> Work task:
Extract every line below that contains the word "Build".
- Opening Delimiter -
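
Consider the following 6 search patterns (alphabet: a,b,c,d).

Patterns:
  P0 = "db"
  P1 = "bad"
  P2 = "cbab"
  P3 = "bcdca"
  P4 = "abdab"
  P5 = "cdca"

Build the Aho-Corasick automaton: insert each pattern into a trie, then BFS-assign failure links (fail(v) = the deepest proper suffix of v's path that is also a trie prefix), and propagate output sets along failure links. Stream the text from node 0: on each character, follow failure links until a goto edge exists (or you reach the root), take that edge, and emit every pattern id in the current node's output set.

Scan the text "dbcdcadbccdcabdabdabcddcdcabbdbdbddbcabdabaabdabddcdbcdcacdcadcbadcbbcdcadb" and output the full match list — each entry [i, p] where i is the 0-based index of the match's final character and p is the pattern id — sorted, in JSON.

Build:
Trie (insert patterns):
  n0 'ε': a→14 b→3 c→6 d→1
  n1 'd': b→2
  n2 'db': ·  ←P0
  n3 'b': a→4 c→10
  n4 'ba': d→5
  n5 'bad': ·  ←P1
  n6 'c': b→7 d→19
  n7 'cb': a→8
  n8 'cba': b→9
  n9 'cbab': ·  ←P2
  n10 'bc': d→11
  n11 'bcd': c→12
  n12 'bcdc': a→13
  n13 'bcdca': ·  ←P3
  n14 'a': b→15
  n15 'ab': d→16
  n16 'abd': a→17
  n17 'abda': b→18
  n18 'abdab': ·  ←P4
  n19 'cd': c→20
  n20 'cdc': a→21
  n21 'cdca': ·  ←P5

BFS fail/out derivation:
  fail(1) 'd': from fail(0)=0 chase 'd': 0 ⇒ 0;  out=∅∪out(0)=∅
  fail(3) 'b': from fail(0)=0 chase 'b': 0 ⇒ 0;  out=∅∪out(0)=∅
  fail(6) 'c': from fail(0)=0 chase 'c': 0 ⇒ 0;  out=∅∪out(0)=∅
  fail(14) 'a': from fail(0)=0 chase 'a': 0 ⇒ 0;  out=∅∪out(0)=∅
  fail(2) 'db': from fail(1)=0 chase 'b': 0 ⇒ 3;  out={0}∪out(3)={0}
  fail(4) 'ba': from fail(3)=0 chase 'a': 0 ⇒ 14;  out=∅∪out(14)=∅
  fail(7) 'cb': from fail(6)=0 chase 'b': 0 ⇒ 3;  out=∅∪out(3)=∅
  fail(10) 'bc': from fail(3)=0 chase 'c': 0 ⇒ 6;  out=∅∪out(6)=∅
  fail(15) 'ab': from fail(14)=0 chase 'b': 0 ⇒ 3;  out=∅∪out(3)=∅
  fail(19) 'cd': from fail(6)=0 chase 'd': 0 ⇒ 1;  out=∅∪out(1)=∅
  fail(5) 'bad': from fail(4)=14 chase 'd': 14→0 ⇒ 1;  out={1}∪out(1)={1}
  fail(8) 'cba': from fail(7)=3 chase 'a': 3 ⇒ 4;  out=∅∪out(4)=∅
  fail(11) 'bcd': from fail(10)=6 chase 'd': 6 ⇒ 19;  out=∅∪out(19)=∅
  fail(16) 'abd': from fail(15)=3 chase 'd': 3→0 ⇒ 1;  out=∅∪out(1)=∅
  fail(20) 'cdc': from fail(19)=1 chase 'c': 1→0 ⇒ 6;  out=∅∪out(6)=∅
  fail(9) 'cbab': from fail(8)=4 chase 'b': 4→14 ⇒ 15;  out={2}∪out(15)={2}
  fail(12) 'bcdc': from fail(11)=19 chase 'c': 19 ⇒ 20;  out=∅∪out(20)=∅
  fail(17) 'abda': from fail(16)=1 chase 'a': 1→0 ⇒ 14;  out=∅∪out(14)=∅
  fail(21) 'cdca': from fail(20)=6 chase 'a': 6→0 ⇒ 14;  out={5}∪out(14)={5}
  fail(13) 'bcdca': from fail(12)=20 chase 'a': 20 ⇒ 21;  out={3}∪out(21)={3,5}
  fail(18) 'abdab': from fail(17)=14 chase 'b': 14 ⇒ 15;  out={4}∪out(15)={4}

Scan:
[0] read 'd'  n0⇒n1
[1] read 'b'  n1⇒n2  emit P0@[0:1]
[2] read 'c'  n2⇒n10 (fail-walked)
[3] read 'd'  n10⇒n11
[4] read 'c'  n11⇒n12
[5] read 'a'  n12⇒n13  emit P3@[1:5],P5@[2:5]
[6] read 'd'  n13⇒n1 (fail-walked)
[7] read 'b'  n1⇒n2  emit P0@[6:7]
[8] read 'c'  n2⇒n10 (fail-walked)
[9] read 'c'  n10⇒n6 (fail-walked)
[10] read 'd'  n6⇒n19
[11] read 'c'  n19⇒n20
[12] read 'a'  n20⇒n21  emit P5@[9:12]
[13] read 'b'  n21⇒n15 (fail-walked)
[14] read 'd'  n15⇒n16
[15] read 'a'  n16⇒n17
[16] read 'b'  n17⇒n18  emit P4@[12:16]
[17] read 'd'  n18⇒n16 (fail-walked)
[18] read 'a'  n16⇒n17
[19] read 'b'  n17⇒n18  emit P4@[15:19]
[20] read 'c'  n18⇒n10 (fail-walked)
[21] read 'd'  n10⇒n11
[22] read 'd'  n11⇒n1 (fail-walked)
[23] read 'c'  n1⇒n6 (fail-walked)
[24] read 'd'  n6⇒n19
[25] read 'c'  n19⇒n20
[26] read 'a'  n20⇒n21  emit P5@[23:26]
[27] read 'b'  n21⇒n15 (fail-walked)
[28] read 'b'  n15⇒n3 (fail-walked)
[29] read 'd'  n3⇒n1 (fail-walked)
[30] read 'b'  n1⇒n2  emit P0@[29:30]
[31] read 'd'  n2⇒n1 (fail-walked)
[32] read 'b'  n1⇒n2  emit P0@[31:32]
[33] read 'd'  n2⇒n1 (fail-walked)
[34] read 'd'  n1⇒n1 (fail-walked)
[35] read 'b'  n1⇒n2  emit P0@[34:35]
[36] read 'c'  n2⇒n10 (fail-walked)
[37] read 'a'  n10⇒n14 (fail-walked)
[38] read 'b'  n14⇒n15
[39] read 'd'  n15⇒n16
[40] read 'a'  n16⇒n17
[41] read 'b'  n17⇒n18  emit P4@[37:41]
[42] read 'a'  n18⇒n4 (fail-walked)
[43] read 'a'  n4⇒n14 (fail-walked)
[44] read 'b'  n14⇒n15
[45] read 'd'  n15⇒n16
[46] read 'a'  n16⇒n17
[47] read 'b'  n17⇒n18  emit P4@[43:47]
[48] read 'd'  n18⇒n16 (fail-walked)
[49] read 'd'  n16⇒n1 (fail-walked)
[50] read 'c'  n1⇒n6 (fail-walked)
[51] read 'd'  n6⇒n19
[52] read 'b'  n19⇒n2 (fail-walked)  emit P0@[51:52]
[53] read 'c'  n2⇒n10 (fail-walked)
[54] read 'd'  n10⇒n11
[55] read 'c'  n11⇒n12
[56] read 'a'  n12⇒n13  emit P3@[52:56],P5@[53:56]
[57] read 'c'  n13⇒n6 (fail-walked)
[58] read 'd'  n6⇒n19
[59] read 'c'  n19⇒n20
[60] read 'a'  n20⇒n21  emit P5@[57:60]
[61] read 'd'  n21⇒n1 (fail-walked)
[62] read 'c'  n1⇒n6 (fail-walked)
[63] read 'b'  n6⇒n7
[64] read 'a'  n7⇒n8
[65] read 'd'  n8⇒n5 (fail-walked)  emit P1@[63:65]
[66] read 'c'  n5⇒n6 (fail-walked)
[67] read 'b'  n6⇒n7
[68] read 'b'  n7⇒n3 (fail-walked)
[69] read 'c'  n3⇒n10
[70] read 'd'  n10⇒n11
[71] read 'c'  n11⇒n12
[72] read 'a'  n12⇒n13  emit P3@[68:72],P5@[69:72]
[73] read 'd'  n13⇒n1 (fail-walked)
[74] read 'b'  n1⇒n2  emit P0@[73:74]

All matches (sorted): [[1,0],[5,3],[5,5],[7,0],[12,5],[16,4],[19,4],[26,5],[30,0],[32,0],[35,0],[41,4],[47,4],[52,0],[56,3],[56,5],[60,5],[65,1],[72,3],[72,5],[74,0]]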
- Closing Delimiter -
> Task output:
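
Build the Aho-Corasick automaton: insert each pattern into a trie, then BFS-assign failure links (fail(v) = the deepest proper suffix of v's path that is also a trie prefix), and propagate output sets along failure links. Stream the text from node 0: on each character, follow failure links until a goto edge exists (or you reach the root), take that edge, and emit every pattern id in the current node's output set.
Build: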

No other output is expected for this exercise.